• **DATA SHOWN**:
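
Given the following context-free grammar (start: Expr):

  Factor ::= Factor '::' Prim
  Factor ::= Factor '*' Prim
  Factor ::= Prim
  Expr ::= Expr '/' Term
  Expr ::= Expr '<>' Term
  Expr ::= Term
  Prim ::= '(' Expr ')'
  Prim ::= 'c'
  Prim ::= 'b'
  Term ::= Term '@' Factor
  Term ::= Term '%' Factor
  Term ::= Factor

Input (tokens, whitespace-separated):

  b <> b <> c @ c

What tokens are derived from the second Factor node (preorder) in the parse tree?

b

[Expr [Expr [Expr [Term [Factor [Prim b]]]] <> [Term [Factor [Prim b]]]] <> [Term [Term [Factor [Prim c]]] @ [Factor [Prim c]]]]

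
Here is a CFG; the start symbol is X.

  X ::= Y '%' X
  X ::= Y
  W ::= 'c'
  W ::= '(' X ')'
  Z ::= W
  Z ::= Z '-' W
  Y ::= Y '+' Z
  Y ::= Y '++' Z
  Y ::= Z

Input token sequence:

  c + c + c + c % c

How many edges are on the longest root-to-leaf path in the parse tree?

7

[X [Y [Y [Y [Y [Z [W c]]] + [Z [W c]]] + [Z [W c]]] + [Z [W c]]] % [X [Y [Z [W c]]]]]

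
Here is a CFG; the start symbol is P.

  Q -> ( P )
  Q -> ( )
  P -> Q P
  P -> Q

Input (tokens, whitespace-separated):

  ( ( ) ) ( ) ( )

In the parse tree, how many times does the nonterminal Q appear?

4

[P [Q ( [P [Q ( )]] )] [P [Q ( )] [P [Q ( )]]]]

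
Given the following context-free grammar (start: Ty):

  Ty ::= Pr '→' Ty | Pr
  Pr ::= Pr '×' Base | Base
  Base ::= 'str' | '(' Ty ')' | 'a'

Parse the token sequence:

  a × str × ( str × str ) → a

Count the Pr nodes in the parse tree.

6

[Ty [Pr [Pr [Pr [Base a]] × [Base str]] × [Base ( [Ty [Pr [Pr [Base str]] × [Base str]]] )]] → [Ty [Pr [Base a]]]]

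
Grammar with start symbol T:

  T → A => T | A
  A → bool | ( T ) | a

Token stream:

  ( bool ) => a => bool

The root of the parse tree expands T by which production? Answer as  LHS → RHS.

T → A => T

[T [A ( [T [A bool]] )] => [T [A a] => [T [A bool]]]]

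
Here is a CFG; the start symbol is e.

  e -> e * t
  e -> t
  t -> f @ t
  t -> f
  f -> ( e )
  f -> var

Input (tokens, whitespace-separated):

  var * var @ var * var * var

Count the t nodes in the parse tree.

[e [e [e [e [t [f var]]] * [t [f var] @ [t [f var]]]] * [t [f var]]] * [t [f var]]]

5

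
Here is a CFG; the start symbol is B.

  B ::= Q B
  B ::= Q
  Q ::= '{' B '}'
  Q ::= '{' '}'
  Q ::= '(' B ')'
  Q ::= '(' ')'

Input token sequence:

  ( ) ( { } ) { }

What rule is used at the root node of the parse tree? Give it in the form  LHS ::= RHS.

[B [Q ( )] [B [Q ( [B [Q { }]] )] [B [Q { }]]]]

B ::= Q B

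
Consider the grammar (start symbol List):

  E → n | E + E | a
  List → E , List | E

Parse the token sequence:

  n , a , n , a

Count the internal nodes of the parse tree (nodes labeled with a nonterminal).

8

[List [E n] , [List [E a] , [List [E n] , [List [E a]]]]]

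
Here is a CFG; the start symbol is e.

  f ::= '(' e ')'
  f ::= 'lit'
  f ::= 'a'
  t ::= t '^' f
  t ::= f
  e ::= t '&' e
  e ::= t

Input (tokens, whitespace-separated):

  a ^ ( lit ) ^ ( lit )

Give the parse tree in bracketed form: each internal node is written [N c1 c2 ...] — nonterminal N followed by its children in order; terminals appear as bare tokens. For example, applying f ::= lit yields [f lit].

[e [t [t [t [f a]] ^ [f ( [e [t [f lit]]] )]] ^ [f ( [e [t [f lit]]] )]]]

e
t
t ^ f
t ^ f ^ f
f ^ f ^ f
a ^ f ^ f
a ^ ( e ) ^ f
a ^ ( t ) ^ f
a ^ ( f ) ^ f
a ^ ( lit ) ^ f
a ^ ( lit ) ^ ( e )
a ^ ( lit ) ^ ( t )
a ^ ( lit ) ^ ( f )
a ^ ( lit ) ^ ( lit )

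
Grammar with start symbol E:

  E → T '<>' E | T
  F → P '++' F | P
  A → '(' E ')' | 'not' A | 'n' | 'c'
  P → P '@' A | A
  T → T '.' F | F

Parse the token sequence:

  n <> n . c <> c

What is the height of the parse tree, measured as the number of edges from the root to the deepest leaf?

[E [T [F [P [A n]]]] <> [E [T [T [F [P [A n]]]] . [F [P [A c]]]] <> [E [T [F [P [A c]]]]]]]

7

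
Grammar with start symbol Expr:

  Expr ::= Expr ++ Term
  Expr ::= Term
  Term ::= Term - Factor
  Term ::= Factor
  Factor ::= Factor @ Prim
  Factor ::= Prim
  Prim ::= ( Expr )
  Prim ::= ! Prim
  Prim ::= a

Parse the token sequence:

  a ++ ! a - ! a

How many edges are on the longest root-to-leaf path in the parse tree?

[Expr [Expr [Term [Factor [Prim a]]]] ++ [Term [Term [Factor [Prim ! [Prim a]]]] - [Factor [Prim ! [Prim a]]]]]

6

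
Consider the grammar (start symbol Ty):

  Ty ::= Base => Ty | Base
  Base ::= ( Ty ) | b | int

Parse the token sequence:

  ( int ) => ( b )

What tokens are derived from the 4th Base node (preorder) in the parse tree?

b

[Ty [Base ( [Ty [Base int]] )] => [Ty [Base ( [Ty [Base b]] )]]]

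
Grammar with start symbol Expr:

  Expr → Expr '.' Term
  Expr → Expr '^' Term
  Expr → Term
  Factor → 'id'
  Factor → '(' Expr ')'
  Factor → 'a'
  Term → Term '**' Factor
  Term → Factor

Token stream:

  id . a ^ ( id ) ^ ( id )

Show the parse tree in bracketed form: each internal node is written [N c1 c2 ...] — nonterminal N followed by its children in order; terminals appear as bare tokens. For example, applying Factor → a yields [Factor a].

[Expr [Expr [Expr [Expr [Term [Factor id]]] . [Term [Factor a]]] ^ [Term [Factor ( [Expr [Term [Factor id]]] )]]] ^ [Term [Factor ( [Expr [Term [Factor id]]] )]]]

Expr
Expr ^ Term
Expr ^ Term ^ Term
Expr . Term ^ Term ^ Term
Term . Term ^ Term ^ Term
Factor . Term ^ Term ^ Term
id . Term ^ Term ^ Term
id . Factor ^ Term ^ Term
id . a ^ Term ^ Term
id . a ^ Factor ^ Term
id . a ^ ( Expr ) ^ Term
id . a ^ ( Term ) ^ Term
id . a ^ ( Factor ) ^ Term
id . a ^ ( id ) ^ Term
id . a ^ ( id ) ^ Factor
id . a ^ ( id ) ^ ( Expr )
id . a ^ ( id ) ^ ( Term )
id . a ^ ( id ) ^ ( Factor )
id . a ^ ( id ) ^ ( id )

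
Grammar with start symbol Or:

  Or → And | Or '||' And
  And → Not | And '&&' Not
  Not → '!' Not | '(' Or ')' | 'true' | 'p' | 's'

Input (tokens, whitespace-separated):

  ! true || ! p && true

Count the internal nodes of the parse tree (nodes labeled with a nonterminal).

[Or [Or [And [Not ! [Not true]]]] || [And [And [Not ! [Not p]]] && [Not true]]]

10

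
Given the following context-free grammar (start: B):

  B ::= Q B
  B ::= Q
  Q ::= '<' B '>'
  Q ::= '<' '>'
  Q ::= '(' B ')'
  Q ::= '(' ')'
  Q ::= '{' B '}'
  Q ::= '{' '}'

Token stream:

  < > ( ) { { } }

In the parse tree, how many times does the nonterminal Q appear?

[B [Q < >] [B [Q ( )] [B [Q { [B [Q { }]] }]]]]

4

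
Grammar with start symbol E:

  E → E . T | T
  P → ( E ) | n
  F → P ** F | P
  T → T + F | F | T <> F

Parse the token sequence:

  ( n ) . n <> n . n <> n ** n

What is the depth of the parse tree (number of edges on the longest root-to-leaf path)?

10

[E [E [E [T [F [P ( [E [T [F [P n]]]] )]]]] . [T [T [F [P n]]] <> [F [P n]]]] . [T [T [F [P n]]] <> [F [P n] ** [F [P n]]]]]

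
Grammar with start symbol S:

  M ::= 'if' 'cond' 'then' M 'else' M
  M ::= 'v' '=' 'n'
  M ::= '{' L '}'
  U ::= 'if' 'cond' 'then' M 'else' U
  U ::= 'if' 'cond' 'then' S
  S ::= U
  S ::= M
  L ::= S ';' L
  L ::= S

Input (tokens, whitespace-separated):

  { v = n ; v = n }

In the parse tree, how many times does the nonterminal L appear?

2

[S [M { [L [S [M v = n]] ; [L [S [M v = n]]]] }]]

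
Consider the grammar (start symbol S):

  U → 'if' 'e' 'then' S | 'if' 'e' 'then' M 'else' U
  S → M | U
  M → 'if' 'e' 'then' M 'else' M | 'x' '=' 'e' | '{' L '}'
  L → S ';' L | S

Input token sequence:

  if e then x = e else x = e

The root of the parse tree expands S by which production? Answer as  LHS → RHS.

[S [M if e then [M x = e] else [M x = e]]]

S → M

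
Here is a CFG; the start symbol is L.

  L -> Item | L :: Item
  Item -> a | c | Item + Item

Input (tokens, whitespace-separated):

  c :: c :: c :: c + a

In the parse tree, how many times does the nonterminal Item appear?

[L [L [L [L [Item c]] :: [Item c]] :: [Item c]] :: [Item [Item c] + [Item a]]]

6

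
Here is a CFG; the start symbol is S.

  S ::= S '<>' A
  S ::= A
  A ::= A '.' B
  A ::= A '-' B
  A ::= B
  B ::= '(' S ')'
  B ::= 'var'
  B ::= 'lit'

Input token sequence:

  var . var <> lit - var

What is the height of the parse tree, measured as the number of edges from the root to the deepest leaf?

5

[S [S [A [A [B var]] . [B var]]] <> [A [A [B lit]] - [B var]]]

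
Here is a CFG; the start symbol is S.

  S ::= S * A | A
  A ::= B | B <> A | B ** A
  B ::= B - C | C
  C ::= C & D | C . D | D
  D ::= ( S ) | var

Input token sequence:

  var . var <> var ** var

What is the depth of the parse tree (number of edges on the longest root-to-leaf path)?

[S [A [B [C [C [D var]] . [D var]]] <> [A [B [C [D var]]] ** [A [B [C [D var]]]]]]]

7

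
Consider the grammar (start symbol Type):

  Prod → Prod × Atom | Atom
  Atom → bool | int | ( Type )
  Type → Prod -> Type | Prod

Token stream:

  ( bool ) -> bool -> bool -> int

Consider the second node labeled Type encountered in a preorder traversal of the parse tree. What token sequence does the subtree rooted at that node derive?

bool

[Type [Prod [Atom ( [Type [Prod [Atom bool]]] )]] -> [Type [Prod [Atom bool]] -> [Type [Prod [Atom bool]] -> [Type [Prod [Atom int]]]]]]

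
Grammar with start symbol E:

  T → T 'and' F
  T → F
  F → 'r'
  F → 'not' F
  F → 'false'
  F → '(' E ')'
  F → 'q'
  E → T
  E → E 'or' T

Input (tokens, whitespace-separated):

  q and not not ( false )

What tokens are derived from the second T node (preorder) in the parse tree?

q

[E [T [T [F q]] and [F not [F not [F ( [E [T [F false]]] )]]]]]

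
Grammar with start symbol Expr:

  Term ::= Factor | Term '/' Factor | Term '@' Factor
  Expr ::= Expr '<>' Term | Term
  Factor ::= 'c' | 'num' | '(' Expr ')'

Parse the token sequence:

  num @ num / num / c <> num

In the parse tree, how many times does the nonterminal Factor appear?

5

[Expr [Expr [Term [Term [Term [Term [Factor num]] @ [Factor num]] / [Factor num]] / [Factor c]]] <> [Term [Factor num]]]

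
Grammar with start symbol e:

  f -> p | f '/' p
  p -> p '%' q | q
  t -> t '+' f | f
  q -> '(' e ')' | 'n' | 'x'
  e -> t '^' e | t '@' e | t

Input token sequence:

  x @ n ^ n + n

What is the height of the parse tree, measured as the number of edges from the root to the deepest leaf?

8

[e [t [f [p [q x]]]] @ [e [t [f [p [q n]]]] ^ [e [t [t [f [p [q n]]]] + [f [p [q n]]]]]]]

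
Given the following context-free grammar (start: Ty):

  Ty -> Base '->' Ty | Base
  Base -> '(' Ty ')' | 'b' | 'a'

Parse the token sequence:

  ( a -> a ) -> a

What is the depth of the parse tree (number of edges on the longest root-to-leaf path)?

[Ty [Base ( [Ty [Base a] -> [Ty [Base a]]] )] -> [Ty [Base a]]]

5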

* * *

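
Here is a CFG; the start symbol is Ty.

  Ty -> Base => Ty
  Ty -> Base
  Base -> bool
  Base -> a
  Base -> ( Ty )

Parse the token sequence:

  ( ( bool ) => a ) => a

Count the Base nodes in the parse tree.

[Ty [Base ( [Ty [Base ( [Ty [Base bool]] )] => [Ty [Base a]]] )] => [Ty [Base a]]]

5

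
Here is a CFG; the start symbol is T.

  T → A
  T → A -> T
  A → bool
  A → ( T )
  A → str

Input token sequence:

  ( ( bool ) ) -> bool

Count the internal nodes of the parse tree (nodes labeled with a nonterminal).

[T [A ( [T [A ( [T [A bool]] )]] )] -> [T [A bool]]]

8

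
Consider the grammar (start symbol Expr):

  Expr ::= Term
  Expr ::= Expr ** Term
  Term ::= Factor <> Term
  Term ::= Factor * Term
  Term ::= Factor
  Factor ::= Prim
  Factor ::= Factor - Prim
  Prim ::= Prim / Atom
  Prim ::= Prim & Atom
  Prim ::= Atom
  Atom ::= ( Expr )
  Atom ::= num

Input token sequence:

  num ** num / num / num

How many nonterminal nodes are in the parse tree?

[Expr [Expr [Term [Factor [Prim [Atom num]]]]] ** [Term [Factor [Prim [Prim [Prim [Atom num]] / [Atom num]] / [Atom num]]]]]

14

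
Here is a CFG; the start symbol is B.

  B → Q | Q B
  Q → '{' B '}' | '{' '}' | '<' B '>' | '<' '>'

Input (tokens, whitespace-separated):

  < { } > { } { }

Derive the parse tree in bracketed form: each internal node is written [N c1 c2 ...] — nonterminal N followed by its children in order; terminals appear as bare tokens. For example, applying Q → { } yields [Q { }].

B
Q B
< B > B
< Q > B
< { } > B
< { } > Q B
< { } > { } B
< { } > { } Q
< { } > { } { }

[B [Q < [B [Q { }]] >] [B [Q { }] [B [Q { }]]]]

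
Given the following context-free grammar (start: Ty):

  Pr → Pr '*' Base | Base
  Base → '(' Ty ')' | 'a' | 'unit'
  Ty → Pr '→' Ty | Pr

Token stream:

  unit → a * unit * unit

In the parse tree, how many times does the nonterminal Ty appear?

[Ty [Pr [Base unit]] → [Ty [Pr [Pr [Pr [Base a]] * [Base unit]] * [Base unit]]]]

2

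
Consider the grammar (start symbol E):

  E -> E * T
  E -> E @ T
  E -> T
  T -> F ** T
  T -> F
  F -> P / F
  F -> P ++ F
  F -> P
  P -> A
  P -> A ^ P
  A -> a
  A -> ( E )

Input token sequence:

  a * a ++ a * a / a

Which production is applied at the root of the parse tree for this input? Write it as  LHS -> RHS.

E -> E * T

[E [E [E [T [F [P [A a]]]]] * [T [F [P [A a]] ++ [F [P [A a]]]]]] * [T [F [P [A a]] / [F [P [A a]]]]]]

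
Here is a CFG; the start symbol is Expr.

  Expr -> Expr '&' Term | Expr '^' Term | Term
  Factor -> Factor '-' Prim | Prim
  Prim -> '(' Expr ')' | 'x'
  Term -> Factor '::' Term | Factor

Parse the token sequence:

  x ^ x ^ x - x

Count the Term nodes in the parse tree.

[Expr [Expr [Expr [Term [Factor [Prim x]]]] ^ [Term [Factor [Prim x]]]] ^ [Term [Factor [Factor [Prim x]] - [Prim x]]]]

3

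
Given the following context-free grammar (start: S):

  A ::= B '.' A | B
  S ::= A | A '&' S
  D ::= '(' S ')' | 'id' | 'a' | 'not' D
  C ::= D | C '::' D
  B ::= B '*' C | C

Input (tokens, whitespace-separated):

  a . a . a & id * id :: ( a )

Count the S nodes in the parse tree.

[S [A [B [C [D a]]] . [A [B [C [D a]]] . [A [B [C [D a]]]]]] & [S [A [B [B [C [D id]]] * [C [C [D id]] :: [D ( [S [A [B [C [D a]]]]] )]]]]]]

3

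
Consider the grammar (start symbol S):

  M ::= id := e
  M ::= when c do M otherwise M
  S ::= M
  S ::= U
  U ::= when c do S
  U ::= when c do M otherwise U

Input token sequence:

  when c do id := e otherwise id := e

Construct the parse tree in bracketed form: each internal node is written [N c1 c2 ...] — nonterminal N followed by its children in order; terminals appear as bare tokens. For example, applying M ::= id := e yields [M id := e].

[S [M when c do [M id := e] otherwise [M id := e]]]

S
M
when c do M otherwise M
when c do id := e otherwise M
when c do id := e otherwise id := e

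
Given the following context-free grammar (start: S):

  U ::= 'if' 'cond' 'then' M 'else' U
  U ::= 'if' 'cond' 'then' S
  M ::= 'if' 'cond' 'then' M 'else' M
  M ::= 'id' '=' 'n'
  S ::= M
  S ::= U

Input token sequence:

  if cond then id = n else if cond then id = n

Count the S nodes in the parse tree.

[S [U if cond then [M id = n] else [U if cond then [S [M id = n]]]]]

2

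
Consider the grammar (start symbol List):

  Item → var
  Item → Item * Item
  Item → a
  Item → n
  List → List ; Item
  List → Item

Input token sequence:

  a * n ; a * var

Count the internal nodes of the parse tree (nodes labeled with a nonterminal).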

--

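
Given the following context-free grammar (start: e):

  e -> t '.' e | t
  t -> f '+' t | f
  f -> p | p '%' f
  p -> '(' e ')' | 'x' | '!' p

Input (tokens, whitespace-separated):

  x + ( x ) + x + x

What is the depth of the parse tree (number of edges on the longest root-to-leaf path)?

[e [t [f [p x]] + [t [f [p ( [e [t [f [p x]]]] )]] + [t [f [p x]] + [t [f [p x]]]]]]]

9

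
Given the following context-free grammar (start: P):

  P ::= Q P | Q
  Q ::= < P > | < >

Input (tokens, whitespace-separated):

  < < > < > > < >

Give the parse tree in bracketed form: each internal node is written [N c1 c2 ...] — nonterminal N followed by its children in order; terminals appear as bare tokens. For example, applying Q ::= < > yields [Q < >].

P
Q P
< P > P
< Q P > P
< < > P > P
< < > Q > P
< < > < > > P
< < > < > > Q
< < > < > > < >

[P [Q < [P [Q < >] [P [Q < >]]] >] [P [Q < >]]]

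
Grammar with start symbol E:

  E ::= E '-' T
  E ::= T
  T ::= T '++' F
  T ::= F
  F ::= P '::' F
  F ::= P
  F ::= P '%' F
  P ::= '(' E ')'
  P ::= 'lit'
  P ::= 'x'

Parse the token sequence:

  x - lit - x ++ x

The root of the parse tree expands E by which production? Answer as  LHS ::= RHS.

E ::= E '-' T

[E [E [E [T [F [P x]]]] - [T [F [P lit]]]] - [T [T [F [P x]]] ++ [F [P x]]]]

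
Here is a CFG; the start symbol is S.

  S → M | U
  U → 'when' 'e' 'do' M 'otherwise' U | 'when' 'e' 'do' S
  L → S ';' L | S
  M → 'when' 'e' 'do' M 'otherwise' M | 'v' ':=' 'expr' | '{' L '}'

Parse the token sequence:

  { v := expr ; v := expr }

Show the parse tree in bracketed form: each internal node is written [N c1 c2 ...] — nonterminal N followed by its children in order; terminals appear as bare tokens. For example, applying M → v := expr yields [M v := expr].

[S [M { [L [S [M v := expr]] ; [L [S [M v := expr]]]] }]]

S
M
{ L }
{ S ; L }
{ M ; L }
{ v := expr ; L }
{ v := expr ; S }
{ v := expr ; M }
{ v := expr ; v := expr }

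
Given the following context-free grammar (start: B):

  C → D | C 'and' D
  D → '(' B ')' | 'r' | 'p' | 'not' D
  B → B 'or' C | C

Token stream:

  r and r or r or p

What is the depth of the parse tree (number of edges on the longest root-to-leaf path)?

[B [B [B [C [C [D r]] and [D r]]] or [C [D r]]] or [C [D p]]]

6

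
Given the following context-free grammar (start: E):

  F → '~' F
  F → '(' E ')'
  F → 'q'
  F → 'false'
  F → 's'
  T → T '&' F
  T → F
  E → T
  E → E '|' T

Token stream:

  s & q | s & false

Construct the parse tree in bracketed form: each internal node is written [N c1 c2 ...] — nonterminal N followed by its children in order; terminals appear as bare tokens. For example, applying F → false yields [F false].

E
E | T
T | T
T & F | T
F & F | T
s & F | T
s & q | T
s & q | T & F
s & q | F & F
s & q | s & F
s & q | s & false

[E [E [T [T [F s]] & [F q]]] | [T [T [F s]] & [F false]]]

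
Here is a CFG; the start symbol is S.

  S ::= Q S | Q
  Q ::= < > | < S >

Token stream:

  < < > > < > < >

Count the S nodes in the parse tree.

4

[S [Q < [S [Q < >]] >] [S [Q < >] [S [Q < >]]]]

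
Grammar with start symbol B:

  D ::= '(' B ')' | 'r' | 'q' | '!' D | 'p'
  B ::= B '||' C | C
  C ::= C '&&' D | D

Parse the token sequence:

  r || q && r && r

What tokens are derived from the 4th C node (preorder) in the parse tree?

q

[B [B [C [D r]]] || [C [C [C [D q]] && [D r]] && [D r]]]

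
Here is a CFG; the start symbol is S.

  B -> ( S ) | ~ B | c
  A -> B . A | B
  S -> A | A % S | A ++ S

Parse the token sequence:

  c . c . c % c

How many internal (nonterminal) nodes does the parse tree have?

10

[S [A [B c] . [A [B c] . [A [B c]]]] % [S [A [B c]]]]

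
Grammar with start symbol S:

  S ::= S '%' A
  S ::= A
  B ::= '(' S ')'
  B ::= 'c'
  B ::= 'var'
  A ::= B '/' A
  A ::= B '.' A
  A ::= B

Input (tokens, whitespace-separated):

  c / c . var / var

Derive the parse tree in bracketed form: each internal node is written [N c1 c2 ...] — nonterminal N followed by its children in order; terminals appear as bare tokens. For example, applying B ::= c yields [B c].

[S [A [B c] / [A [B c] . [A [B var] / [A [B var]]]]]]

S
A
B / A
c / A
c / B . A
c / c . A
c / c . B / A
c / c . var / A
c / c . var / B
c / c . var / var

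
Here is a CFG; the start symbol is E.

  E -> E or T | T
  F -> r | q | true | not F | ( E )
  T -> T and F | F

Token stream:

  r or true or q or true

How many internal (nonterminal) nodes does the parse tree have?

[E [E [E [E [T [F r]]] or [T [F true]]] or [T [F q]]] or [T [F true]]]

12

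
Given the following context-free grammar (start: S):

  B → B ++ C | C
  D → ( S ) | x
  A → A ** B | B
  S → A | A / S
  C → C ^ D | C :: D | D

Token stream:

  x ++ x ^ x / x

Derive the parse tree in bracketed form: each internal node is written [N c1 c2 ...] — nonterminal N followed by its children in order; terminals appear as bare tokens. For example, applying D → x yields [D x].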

• **WHAT TO DO**: Print, without alteration, only the lines above between the one holding "T → T 'and' F" and the one holding "q and not not ( false )", inclusive.

• **RESULT FOR THIS TASK**:
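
  T → T 'and' F
  T → F
  F → 'r'
  F → 'not' F
  F → 'false'
  F → '(' E ')'
  F → 'q'
  E → T
  E → E 'or' T

Input (tokens, whitespace-separated):

  q and not not ( false )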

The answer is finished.